» **Given records**

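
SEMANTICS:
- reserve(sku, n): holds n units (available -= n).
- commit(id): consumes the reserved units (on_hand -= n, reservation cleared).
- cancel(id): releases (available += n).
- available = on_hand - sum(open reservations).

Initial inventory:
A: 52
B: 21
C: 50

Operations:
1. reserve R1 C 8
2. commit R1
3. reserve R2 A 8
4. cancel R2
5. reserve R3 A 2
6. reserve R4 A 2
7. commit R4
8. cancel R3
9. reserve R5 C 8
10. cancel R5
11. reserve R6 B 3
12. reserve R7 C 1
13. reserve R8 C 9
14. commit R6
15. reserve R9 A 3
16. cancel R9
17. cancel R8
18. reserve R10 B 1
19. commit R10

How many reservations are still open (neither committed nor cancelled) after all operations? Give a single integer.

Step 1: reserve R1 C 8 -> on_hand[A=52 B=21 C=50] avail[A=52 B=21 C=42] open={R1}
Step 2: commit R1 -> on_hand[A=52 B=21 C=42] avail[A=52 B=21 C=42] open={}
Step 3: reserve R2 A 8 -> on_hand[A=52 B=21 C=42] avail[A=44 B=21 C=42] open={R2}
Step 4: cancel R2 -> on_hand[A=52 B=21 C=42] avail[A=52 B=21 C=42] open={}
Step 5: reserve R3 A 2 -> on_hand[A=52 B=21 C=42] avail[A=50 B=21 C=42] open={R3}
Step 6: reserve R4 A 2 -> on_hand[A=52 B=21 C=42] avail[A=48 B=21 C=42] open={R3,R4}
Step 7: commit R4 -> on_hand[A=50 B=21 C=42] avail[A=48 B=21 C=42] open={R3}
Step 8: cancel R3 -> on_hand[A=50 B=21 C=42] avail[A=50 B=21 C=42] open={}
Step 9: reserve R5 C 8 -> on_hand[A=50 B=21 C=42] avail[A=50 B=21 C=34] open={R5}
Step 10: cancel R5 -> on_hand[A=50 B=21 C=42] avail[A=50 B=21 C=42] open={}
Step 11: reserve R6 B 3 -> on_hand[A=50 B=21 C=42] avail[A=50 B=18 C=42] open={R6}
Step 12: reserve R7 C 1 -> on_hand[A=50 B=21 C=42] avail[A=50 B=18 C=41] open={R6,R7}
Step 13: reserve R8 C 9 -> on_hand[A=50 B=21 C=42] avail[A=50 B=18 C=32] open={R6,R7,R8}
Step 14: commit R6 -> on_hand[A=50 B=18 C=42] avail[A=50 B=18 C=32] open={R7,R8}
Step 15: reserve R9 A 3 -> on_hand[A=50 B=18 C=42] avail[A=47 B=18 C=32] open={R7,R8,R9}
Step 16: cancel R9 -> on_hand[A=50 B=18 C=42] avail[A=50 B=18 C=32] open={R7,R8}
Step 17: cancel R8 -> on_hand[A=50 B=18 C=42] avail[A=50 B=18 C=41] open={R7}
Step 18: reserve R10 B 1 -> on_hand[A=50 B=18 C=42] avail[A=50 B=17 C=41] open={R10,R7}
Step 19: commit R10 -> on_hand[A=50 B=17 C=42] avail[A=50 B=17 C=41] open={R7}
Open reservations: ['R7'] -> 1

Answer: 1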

» **What this task involves**
Your job is to return all lines above that hold the word "available".

» **Response area**
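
- reserve(sku, n): holds n units (available -= n).
- cancel(id): releases (available += n).
- available = on_hand - sum(open reservations).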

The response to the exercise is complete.